Records for this exercise ->
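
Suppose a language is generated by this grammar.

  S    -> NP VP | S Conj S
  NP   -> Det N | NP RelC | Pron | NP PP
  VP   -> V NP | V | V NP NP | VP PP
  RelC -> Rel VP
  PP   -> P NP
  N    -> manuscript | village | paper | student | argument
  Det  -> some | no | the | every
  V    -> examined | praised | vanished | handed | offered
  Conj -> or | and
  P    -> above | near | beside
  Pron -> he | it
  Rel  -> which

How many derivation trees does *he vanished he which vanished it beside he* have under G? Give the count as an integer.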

Requirement ->
The entries above are to be retyped exactly.

Written answer ->
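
Suppose a language is generated by this grammar.

  S    -> NP VP | S Conj S
  NP   -> Det N | NP RelC | Pron | NP PP
  VP   -> V NP | V | V NP NP | VP PP
  RelC -> Rel VP
  PP   -> P NP
  N    -> manuscript | village | paper | student | argument
  Det  -> some | no | the | every
  V    -> examined | praised | vanished | handed | offered
  Conj -> or | and
  P    -> above | near | beside
  Pron -> he | it
  Rel  -> which

How many derivation trees does *he vanished he which vanished it beside he* have under G? Give the count as an integer.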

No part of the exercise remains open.